(Extracted entries)
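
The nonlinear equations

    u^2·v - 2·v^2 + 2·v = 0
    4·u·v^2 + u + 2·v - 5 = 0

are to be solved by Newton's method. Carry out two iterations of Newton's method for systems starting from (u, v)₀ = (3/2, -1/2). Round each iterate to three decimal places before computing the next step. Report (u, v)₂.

At (3/2, -1/2): F = (-2.625, -3.000).
Jacobian J = [[2·u·v, u^2 - 4·v + 2], [4·v^2 + 1, 8·u·v + 2]].
At the point, J = [[-1.500, 6.250], [2.000, -4.000]] (det J = -6.500).
Solving J·Δ = −F gives Δ = (4.500, 1.500).
Then the next iterate is (u, v)₁ = (6.000, 1.000).
Round to (6.000, 1.000) and repeat: F = (36.000, 27.000), J = [[12.000, 34.000], [5.000, 50.000]].
Δ = (-2.051, -0.335), so (u, v)₂ = (3.949, 0.665).

(3.949, 0.665)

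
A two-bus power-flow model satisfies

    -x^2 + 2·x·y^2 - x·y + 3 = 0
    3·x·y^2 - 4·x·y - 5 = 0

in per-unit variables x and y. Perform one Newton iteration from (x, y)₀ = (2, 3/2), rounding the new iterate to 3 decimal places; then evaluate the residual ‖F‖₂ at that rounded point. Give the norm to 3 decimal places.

23.927

At (2, 3/2): F = (5.000, -3.500).
Jacobian J = [[-2·x + 2·y^2 - y, 4·x·y - x], [3·y^2 - 4·y, 6·x·y - 4·x]].
At the point, J = [[-1.000, 10.000], [0.750, 10.000]] (det J = -17.500).
Solving J·Δ = −F gives Δ = (4.857, -0.014).
Then the next iterate is (x, y)₁ = (6.857, 1.486).
Re-evaluating at (6.857, 1.486): F = (-23.92475, -0.33321), so ‖F‖₂ = 23.927.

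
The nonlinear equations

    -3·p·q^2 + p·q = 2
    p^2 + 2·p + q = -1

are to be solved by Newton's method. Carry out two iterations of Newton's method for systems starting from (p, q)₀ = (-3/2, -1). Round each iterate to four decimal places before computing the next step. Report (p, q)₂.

(-1.6989, -0.4838)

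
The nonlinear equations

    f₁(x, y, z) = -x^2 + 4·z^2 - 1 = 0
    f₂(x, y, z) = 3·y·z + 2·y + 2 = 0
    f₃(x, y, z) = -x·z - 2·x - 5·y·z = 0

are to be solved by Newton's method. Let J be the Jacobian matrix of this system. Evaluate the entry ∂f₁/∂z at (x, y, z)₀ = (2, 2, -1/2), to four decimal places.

∂f₁/∂z = 8·z.
At (2, 2, -1/2) this is -4.0000.

-4.0000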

(Aim of the task) Using the records above, set down exactly the lines from the one with "in per-unit variables" through the one with "p^2 + 2·p + q = -1", inclusive, and nothing more.

(Completed task)
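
in per-unit variables x and y. Perform one Newton iteration from (x, y)₀ = (2, 3/2), rounding the new iterate to 3 decimal places; then evaluate the residual ‖F‖₂ at that rounded point. Give the norm to 3 decimal places.

23.927

At (2, 3/2): F = (5.000, -3.500).
Jacobian J = [[-2·x + 2·y^2 - y, 4·x·y - x], [3·y^2 - 4·y, 6·x·y - 4·x]].
At the point, J = [[-1.000, 10.000], [0.750, 10.000]] (det J = -17.500).
Solving J·Δ = −F gives Δ = (4.857, -0.014).
Then the next iterate is (x, y)₁ = (6.857, 1.486).
Re-evaluating at (6.857, 1.486): F = (-23.92475, -0.33321), so ‖F‖₂ = 23.927.

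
The nonlinear equations

    -3·p·q^2 + p·q = 2
    p^2 + 2·p + q = -1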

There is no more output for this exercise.